* [Task to complete]
Scan the entries below and return each line that contains "instead".
○ ○ ○ ○
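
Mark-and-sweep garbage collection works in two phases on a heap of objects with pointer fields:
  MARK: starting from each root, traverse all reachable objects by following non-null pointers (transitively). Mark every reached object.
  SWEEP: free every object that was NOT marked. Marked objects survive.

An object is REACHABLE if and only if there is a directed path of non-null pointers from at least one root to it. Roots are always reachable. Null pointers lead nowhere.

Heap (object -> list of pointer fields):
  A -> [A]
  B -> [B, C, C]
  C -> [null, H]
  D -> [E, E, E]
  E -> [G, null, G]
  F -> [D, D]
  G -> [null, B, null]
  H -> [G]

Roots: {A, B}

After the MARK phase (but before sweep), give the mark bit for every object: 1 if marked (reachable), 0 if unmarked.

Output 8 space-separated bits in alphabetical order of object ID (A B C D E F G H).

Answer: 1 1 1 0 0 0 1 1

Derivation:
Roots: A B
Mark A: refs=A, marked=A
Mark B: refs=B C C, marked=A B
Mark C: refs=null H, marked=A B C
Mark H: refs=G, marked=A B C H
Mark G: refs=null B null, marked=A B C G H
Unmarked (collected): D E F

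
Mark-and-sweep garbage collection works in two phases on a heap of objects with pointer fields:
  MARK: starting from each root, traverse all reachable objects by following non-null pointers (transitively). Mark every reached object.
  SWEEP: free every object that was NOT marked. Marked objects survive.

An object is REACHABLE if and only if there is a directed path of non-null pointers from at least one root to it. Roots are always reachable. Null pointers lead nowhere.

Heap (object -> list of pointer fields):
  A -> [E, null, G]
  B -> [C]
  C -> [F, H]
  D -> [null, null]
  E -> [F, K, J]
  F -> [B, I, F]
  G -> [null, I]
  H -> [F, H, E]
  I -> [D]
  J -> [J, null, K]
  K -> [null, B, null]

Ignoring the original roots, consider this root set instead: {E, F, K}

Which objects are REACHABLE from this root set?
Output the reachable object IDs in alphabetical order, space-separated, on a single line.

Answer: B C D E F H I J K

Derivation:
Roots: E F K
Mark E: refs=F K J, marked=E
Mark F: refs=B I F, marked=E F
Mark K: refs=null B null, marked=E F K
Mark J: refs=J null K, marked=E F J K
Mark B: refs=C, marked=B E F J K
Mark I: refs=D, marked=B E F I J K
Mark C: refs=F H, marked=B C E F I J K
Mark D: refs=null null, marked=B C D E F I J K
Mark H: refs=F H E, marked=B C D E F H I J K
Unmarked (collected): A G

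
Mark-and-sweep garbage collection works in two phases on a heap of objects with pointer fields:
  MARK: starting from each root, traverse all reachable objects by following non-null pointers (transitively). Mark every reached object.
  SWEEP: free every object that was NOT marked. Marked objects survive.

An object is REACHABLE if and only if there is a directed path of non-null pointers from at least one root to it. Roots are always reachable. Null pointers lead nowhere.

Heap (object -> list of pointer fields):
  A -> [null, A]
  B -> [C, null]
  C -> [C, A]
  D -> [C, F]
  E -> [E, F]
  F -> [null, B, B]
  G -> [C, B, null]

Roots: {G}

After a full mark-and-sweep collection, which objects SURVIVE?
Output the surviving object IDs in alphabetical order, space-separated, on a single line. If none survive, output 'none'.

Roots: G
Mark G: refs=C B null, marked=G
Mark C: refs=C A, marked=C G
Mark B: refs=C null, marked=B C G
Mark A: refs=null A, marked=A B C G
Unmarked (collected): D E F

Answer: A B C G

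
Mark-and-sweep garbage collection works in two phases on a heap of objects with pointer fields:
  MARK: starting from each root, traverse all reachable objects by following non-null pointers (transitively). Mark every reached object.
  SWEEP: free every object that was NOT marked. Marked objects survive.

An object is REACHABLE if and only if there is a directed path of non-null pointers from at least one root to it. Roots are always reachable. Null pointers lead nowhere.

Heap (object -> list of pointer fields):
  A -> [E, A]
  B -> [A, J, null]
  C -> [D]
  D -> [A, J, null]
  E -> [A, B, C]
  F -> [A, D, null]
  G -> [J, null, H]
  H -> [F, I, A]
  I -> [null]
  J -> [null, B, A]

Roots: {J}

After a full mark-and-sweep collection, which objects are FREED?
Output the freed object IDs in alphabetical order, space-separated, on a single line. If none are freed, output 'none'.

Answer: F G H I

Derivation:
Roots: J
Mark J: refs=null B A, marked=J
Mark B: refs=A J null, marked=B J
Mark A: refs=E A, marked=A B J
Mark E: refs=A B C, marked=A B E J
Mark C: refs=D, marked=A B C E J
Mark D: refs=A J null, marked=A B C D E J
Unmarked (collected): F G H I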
○ ○ ○ ○
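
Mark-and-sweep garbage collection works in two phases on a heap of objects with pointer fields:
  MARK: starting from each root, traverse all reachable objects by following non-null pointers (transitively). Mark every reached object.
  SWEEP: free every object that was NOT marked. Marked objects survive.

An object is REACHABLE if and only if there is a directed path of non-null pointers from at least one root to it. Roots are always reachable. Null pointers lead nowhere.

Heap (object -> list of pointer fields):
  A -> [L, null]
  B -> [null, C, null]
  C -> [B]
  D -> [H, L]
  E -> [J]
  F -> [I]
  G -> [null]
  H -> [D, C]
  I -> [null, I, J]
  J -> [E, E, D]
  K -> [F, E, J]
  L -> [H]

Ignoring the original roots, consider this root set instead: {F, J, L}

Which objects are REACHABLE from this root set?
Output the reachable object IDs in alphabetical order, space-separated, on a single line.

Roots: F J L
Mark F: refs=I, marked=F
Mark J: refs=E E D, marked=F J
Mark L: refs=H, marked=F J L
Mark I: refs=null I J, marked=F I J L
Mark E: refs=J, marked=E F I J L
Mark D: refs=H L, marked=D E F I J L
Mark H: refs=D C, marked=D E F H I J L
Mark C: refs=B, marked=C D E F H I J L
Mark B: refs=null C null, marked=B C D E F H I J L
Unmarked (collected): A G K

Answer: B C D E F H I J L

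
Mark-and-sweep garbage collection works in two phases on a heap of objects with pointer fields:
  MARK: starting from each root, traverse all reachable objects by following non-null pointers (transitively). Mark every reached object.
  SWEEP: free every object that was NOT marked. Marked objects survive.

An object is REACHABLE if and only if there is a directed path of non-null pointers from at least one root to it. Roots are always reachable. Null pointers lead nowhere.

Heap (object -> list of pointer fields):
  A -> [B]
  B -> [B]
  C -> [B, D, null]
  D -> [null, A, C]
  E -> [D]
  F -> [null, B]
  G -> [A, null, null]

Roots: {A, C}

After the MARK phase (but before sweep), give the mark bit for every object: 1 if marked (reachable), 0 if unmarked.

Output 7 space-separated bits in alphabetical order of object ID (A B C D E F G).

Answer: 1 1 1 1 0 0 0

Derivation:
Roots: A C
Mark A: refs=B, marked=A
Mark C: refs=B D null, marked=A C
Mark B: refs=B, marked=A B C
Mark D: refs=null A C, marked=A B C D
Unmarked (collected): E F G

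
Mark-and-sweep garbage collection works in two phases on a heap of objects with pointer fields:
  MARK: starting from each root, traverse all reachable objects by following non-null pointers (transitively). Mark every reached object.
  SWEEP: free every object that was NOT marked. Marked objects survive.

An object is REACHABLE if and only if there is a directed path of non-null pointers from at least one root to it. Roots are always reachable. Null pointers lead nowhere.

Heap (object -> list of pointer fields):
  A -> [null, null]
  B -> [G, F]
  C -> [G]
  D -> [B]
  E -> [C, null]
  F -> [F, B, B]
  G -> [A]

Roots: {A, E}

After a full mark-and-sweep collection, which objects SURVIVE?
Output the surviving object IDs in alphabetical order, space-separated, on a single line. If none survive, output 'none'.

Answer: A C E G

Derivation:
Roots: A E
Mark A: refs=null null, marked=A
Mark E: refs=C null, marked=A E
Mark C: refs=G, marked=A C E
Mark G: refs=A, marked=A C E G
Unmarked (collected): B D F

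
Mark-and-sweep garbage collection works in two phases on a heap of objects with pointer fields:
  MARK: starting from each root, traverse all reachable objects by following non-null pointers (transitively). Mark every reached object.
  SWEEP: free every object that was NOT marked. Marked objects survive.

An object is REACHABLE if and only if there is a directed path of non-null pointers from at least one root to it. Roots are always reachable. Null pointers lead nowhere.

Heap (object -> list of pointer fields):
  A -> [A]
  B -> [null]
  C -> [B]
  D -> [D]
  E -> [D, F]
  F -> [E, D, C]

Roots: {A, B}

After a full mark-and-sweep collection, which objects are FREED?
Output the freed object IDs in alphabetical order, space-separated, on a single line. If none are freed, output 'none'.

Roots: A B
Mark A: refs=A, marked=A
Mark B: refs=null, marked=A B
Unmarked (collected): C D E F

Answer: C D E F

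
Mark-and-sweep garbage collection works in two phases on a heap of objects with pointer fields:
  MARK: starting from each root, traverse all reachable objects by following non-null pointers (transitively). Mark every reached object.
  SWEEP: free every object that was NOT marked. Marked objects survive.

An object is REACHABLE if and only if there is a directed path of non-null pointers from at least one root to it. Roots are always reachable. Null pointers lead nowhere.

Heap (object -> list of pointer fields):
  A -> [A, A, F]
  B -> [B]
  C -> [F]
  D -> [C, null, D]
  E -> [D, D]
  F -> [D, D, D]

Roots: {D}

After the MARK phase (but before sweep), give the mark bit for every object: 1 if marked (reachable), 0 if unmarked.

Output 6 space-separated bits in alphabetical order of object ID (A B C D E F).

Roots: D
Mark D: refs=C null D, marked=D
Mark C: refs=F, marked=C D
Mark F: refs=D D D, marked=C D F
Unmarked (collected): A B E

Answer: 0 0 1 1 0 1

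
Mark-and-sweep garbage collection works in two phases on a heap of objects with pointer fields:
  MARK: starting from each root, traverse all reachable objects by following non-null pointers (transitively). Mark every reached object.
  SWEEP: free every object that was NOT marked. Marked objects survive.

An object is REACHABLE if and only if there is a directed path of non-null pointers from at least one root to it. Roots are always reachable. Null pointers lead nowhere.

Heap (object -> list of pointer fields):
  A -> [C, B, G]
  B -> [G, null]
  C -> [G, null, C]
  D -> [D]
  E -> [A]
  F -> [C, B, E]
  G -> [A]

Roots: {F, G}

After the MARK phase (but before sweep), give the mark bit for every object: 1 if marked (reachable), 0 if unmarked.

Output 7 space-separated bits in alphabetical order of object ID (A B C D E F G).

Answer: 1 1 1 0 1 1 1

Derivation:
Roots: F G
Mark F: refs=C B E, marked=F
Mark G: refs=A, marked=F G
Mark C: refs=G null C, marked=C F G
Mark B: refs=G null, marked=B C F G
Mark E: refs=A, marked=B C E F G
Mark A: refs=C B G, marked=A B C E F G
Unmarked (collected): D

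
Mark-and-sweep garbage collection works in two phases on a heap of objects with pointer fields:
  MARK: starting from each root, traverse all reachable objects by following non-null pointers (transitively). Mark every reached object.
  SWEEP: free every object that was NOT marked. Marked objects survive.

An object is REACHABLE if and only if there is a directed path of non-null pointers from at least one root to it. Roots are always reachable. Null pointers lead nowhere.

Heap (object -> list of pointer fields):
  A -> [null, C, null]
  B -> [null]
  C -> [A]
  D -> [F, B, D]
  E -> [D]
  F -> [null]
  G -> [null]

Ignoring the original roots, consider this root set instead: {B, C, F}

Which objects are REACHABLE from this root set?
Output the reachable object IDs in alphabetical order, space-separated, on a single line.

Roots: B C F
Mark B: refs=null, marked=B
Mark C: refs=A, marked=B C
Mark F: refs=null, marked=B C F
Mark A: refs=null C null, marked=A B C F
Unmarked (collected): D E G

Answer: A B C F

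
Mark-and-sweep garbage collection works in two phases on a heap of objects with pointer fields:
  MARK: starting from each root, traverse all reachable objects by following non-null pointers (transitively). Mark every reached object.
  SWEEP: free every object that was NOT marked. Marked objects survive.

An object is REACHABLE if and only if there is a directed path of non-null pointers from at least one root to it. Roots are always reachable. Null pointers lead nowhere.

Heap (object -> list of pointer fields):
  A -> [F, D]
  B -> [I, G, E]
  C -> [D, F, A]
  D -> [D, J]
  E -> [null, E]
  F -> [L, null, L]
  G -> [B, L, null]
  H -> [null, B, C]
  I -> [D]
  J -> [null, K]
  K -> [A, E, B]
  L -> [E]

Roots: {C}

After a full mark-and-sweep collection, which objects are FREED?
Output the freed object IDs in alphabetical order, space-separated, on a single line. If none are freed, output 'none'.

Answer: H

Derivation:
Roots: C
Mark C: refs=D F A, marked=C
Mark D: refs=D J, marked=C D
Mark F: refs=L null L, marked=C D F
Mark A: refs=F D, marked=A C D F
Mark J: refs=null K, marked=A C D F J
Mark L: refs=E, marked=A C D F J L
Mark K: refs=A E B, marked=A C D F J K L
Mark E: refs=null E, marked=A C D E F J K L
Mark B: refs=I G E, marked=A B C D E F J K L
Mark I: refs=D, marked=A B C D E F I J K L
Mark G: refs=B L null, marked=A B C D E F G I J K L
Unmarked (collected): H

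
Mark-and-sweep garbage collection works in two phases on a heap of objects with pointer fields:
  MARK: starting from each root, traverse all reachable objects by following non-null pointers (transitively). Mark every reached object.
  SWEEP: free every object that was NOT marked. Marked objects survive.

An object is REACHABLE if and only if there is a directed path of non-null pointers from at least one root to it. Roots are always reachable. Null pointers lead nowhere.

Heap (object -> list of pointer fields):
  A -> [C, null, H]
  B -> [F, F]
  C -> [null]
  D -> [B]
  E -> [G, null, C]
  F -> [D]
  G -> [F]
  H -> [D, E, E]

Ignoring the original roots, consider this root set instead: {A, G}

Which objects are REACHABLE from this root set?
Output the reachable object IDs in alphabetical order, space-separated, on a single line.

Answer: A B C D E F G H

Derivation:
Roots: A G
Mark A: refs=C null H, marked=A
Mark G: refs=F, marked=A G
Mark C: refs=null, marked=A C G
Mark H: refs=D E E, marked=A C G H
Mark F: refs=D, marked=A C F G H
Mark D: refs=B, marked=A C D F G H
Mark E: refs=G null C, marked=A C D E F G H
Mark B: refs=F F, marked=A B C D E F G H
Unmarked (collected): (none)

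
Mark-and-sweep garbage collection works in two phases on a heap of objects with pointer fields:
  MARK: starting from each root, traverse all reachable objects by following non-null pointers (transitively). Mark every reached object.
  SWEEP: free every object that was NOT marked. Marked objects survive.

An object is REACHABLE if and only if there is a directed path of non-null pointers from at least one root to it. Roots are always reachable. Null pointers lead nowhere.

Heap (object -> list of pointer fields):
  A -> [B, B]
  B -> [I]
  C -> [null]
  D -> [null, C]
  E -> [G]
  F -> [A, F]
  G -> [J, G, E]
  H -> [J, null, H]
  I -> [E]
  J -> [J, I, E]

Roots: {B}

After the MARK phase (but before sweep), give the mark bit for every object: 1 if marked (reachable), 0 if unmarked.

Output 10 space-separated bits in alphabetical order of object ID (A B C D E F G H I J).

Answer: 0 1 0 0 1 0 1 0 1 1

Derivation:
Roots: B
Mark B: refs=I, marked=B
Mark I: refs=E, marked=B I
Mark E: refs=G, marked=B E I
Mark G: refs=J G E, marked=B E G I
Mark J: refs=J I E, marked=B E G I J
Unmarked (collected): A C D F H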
○ ○ ○ ○
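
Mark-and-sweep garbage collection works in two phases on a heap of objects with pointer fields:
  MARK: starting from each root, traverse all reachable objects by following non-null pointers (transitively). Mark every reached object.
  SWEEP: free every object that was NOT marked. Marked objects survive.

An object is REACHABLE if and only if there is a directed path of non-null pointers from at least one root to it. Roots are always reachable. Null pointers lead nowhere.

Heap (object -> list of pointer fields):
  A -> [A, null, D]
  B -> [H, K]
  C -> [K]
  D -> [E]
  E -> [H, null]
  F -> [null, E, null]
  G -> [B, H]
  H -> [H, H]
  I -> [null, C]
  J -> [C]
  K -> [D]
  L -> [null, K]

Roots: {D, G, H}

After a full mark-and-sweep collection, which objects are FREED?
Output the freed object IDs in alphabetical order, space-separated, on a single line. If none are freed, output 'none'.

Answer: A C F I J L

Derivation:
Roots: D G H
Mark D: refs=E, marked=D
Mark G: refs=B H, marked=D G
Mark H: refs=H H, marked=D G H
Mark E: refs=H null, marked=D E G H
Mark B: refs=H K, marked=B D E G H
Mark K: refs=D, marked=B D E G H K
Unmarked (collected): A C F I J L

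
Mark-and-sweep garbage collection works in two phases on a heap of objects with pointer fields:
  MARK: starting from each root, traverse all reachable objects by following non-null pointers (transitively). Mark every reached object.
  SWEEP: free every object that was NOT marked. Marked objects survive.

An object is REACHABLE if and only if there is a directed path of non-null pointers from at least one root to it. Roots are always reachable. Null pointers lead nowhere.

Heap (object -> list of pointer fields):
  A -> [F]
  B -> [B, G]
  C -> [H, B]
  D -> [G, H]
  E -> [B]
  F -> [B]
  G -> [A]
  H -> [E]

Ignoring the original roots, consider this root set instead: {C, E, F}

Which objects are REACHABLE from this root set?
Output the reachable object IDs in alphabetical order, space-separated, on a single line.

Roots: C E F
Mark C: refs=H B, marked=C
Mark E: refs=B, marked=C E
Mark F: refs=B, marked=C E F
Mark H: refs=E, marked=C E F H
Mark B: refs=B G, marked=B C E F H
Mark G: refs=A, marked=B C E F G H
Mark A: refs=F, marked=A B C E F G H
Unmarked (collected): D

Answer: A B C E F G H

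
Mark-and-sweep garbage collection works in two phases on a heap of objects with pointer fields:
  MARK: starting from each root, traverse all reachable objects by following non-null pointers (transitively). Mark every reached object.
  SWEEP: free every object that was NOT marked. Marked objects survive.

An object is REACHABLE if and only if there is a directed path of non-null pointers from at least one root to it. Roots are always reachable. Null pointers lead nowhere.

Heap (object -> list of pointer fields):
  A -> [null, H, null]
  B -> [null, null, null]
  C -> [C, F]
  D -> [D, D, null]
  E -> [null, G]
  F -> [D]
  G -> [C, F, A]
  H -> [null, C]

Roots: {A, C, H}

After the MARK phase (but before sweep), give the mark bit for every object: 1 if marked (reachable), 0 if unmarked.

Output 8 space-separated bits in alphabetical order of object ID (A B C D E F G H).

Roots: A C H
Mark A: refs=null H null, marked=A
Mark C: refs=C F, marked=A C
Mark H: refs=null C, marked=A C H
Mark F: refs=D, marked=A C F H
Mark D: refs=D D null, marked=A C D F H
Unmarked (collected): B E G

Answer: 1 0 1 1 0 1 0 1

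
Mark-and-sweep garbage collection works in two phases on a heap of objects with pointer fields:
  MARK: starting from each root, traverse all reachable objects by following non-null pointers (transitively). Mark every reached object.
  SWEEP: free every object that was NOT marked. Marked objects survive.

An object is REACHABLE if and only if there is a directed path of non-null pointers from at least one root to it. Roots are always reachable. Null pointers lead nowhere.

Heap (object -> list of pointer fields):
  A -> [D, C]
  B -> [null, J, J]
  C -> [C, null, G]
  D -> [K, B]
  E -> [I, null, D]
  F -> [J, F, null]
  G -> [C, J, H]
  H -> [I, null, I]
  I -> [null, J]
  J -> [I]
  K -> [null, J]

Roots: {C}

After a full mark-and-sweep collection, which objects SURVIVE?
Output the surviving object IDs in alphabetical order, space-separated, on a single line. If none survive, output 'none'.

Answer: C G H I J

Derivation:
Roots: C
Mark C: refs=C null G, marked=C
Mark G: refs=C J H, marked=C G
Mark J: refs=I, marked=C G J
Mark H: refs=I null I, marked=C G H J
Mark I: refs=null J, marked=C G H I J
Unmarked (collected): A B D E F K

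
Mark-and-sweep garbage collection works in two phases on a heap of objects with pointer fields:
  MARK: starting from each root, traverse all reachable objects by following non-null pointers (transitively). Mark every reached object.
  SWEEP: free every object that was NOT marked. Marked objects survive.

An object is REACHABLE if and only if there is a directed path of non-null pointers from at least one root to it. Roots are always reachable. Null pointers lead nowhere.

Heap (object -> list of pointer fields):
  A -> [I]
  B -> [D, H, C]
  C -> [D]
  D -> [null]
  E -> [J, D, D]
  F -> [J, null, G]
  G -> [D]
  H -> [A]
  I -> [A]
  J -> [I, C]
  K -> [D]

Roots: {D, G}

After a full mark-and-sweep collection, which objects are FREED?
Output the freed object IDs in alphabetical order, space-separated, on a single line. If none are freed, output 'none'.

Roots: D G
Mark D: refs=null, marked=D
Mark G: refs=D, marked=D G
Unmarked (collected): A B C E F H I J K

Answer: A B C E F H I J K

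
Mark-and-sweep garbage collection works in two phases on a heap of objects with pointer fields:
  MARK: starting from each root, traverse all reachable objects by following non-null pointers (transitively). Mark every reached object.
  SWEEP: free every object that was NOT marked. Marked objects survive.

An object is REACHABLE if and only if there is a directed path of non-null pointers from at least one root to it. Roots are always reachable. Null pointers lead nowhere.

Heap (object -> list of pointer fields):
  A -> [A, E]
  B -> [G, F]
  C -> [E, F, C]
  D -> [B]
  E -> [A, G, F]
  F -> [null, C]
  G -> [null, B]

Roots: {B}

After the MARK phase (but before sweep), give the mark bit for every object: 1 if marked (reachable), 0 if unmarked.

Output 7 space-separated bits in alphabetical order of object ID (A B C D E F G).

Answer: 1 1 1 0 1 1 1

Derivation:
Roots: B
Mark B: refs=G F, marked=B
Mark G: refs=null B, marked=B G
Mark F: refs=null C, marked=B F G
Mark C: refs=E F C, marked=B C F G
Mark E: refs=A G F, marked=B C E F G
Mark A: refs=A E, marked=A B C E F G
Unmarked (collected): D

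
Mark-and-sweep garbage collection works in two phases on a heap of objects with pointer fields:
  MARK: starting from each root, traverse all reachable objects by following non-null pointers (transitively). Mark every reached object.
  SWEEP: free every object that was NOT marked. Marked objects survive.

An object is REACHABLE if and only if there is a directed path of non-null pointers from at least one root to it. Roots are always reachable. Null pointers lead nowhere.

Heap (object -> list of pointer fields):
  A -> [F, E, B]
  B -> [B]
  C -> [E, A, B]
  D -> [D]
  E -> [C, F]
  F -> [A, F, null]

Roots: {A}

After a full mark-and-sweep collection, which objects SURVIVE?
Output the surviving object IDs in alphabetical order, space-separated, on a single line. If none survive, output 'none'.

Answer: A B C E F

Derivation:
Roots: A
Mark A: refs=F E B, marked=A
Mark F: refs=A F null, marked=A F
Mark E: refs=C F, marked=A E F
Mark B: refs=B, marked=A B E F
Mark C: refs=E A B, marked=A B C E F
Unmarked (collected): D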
○ ○ ○ ○
* [Task output]
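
Ignoring the original roots, consider this root set instead: {E, F, K}
Ignoring the original roots, consider this root set instead: {F, J, L}
Ignoring the original roots, consider this root set instead: {B, C, F}
Ignoring the original roots, consider this root set instead: {A, G}
Ignoring the original roots, consider this root set instead: {C, E, F}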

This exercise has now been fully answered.